▸ Aim of the exercise
In the listing below, find the line with "- Brennan —" and the line with "- Greco — a". Repeat those two lines and all lines between them exactly.

⟨

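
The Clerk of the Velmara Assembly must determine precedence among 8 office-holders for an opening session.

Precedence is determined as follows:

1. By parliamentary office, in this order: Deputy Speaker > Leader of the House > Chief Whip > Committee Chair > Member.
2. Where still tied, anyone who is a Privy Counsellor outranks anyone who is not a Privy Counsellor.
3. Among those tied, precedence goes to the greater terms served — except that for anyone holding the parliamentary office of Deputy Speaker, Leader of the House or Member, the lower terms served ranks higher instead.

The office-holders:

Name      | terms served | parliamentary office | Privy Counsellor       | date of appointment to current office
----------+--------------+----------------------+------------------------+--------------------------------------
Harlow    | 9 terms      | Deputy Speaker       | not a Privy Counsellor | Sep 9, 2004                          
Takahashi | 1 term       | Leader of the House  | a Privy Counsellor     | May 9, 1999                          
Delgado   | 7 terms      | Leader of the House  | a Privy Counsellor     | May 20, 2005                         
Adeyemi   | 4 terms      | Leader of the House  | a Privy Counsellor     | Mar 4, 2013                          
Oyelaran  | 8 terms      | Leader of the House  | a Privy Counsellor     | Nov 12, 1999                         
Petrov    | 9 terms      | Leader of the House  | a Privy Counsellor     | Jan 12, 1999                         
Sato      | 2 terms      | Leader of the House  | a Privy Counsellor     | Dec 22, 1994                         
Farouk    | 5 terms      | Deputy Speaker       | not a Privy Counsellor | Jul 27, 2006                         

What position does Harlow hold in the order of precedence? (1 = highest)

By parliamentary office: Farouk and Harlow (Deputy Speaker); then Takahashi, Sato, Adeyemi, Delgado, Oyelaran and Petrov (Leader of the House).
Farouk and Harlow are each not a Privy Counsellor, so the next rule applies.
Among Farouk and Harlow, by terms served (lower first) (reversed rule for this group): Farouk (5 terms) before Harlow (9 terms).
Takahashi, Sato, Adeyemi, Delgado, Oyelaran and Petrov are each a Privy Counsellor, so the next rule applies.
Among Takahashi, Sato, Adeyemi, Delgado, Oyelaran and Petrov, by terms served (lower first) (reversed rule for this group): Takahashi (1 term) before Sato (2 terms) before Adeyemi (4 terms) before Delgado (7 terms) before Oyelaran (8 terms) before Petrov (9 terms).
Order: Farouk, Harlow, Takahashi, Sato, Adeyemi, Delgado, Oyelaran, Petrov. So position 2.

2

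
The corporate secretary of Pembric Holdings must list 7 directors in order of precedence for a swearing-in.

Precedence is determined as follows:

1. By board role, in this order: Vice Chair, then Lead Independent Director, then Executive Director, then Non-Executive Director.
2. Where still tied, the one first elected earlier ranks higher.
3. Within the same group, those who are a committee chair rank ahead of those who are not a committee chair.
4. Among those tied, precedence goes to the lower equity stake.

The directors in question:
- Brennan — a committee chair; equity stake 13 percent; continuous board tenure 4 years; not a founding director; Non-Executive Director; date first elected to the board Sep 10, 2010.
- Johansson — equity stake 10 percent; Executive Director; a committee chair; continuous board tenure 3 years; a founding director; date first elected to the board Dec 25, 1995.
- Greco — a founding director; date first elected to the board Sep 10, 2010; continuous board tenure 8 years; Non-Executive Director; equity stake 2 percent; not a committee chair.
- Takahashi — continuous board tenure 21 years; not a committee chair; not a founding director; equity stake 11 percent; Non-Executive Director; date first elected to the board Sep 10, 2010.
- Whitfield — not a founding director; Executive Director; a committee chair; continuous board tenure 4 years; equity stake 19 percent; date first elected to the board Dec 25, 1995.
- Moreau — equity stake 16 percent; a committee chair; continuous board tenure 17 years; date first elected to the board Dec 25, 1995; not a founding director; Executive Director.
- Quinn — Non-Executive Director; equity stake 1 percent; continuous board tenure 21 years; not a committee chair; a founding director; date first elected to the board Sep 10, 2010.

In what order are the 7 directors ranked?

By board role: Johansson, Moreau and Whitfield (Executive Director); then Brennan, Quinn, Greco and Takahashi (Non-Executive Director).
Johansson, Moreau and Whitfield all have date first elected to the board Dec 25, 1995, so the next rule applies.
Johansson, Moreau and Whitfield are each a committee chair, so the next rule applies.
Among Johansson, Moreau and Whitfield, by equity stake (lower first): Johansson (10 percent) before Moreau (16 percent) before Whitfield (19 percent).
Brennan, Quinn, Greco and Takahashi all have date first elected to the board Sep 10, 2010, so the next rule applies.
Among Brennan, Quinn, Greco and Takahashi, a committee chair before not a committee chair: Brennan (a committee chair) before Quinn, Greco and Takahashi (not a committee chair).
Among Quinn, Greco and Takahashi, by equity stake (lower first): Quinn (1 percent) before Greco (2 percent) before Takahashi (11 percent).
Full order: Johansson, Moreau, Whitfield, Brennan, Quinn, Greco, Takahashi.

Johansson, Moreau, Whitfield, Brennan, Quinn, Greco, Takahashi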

⟩

▸ Result
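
- Brennan — a committee chair; equity stake 13 percent; continuous board tenure 4 years; not a founding director; Non-Executive Director; date first elected to the board Sep 10, 2010.
- Johansson — equity stake 10 percent; Executive Director; a committee chair; continuous board tenure 3 years; a founding director; date first elected to the board Dec 25, 1995.
- Greco — a founding director; date first elected to the board Sep 10, 2010; continuous board tenure 8 years; Non-Executive Director; equity stake 2 percent; not a committee chair.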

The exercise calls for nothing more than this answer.